(Stored items)
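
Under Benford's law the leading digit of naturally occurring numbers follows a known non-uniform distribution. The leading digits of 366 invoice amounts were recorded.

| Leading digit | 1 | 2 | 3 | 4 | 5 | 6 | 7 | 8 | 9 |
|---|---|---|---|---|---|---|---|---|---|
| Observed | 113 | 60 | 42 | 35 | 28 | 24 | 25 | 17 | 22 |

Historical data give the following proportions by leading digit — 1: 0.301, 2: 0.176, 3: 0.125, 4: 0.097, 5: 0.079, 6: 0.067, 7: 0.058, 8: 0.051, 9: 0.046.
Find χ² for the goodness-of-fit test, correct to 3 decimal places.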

Description of the task. Please reproduce each line above exactly as written.

Output.
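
Under Benford's law the leading digit of naturally occurring numbers follows a known non-uniform distribution. The leading digits of 366 invoice amounts were recorded.

| Leading digit | 1 | 2 | 3 | 4 | 5 | 6 | 7 | 8 | 9 |
|---|---|---|---|---|---|---|---|---|---|
| Observed | 113 | 60 | 42 | 35 | 28 | 24 | 25 | 17 | 22 |

Historical data give the following proportions by leading digit — 1: 0.301, 2: 0.176, 3: 0.125, 4: 0.097, 5: 0.079, 6: 0.067, 7: 0.058, 8: 0.051, 9: 0.046.
Find χ² for the goodness-of-fit test, correct to 3 decimal places.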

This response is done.